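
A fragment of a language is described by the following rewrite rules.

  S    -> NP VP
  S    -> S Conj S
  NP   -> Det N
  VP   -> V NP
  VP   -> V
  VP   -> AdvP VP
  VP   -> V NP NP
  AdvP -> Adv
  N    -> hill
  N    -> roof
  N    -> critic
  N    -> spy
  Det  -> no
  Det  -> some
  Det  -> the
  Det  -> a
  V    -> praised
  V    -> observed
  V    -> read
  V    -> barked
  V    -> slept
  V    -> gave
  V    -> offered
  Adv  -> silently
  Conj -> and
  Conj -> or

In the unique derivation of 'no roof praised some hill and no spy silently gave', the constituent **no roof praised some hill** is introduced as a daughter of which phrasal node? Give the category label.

S
  S
    NP
      Det: no
      N: roof
    VP
      V: praised
      NP
        Det: some
        N: hill
  Conj: and
  S
    NP
      Det: no
      N: spy
    VP
      AdvP
        Adv: silently
      VP
        V: gave
The span 'no roof praised some hill' is the S node built by S → NP VP.
Its mother is the S built by S → S Conj S.

S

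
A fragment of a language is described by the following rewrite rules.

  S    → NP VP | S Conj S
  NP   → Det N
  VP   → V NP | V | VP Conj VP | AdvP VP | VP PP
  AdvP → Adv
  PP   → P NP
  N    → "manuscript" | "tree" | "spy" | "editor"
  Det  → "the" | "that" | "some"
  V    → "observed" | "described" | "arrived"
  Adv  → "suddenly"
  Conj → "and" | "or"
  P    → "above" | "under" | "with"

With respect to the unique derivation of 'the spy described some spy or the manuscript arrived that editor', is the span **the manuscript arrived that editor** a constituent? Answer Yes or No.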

## WHAT YOU HAVE TO DO
Each line from the one containing "AdvP VP | VP PP" to the end of the listing above must be printed exactly, and no other line may appear.

## REPLY
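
  VP   → V NP | V | VP Conj VP | AdvP VP | VP PP
  AdvP → Adv
  PP   → P NP
  N    → "manuscript" | "tree" | "spy" | "editor"
  Det  → "the" | "that" | "some"
  V    → "observed" | "described" | "arrived"
  Adv  → "suddenly"
  Conj → "and" | "or"
  P    → "above" | "under" | "with"

With respect to the unique derivation of 'the spy described some spy or the manuscript arrived that editor', is the span **the manuscript arrived that editor** a constituent? Answer Yes or No.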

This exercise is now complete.